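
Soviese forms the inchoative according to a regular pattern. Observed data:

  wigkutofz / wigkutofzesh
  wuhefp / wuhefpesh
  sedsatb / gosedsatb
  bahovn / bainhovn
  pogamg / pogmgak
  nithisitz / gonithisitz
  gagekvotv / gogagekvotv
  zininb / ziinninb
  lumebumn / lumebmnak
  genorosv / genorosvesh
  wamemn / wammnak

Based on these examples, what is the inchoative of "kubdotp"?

gokubdotp

wamemn and bahovn both end in -n yet inflect differently (wammnak, bainhovn), so the final letter is not what conditions the rule; the second-to-last letter is.
"kubdotp" has second-to-last letter 't'. The stems whose second-to-last letter is 't' (nithisitz → gonithisitz, gagekvotv → gogagekvotv, sedsatb → gosedsatb) add the prefix go-.
So kubdotp → gokubdotp.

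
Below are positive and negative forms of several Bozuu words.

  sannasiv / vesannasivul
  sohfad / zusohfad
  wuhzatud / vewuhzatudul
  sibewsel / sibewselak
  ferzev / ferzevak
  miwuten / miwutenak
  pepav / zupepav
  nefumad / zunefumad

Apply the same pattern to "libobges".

libobgesak

pepav and ferzev both end in -v yet inflect differently (zupepav, ferzevak), so the final letter is not what conditions the rule; the last vowel is.
"libobges" has last vowel 'e'. The stems whose last vowel is 'e' (miwuten → miwutenak, ferzev → ferzevak, sibewsel → sibewselak) add -ak.
So libobges → libobgesak.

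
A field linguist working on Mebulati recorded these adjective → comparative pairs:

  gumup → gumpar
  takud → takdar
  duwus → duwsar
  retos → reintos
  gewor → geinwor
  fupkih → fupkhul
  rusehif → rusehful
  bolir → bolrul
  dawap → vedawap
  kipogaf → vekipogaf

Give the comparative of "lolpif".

"lolpif" has last vowel 'i'. The stems whose last vowel is 'i' (fupkih → fupkhul, rusehif → rusehful, bolir → bolrul) delete the last vowel and add -ul.
So lolpif → lolpful.

lolpful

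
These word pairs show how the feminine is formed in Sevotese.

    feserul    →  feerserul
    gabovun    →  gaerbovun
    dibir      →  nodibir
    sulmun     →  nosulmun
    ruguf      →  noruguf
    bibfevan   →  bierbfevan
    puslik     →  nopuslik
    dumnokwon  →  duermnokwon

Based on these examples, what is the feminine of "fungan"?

nofungan

gabovun and sulmun both end in -n yet inflect differently (gaerbovun, nosulmun), so the final letter is not what conditions the rule; the number of vowels is.
"fungan" has 2 vowels. The stems with 2 vowels (ruguf → noruguf, dibir → nodibir, puslik → nopuslik) add the prefix no-.
The other pattern: stems with 3 vowels insert -er- after the first vowel.
So fungan → nofungan.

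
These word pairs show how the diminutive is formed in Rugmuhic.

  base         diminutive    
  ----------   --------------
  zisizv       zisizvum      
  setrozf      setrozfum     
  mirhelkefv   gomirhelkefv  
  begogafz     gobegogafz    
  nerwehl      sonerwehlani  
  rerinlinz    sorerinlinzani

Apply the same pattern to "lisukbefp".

zisizv and mirhelkefv both end in -v yet inflect differently (zisizvum, gomirhelkefv), so the final letter is not what conditions the rule; the second-to-last letter is.
"lisukbefp" has second-to-last letter 'f'. The stems whose second-to-last letter is 'f' (mirhelkefv → gomirhelkefv, begogafz → gobegogafz) add the prefix go-.
So lisukbefp → golisukbefp.

golisukbefp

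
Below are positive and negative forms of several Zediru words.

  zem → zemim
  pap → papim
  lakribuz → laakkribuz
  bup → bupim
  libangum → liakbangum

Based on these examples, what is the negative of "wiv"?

wivim

libangum and zem both end in -m yet inflect differently (liakbangum, zemim), so the final letter is not what conditions the rule; the number of vowels is.
"wiv" has 1 vowel. The stems with 1 vowel (zem → zemim, bup → bupim, pap → papim) add -im.
So wiv → wivim.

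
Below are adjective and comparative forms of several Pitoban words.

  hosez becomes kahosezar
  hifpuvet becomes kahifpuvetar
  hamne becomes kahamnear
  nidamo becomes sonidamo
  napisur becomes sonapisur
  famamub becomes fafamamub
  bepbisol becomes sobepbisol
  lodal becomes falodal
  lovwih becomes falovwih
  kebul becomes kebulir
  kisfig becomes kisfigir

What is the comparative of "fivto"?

kebul and lodal both end in -l yet inflect differently (kebulir, falodal), so the final letter is not what conditions the rule; the first letter is.
"fivto" begins with f-. The one such stem in the data (famamub → fafamamub) adds the prefix fa-, so the same rule applies.
So fivto → fafivto.

fafivto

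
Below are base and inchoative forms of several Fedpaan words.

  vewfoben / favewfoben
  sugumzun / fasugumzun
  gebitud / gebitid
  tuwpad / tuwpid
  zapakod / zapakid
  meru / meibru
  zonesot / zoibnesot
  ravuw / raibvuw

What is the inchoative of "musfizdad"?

sugumzun and gebitud both have last vowel 'u' yet inflect differently (fasugumzun, gebitid), so the last vowel is not what conditions the rule; the final letter is.
"musfizdad" ends in -d. The stems ending in -d (gebitud → gebitid, tuwpad → tuwpid, zapakod → zapakid) change the last vowel to 'i'.
So musfizdad → musfizdid.

musfizdid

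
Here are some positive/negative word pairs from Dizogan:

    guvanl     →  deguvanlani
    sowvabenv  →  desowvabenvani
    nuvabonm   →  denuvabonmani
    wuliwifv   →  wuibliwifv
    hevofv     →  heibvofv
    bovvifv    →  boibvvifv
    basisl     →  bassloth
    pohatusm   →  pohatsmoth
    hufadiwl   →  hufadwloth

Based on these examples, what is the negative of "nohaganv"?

sowvabenv and wuliwifv both end in -v yet inflect differently (desowvabenvani, wuibliwifv), so the final letter is not what conditions the rule; the second-to-last letter is.
"nohaganv" has second-to-last letter 'n'. The stems whose second-to-last letter is 'n' (guvanl → deguvanlani, sowvabenv → desowvabenvani, nuvabonm → denuvabonmani) add de- … -ani around the stem.
So nohaganv → denohaganvani.

denohaganvani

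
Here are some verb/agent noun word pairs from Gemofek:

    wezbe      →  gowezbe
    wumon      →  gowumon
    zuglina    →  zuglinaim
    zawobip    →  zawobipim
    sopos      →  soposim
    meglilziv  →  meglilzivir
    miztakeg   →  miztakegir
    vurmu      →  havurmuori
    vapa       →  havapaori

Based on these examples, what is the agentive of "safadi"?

safadiim

zuglina and vapa both end in -a yet inflect differently (zuglinaim, havapaori), so the final letter is not what conditions the rule; the first letter is.
"safadi" begins with s-. The one such stem in the data (sopos → soposim) adds -im, so the same rule applies.
The other patterns: stems beginning with w- add the prefix go-; stems beginning with m- add -ir; stems beginning with v- add ha- … -ori around the stem.
So safadi → safadiim.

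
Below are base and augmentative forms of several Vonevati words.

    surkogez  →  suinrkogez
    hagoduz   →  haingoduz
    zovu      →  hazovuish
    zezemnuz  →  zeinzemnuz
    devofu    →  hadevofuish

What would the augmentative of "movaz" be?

"movaz" ends in a consonant. The stems ending in a consonant (zezemnuz → zeinzemnuz, hagoduz → haingoduz, surkogez → suinrkogez) insert -in- after the first vowel.
So movaz → moinvaz.

moinvaz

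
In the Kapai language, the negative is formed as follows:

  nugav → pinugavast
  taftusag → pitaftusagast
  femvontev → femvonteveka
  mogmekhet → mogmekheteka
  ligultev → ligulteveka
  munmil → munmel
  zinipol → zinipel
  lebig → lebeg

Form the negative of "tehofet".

tehofeteka

"tehofet" has last vowel 'e'. The stems whose last vowel is 'e' (femvontev → femvonteveka, mogmekhet → mogmekheteka, ligultev → ligulteveka) add -eka.
The other patterns: stems whose last vowel is 'a' add pi- … -ast around the stem; stems whose last vowel is 'i' or 'o' change the last vowel to 'e'.
So tehofet → tehofeteka.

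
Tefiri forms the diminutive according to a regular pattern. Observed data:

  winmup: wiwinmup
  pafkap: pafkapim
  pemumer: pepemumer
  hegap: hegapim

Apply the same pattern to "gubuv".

hegap and winmup both end in -p yet inflect differently (hegapim, wiwinmup), so the final letter is not what conditions the rule; the last vowel is.
"gubuv" has last vowel 'u'. The one such stem in the data (winmup → wiwinmup) repeats the first consonant+vowel as a prefix (as does pemumer), so the same rule applies.
The other pattern: stems whose last vowel is 'a' add -im.
So gubuv → gugubuv.

gugubuv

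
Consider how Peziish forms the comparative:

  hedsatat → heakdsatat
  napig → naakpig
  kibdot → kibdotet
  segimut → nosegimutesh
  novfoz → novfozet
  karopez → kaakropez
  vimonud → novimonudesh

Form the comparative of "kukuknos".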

········

* EXERCISE GOAL: Repeat every line of the data word for word until you have repeated the line that contains "zininb / ziinninb", which is the last one to include.

* TASK RESULT:
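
Soviese forms the inchoative according to a regular pattern. Observed data:

  wigkutofz / wigkutofzesh
  wuhefp / wuhefpesh
  sedsatb / gosedsatb
  bahovn / bainhovn
  pogamg / pogmgak
  nithisitz / gonithisitz
  gagekvotv / gogagekvotv
  zininb / ziinninb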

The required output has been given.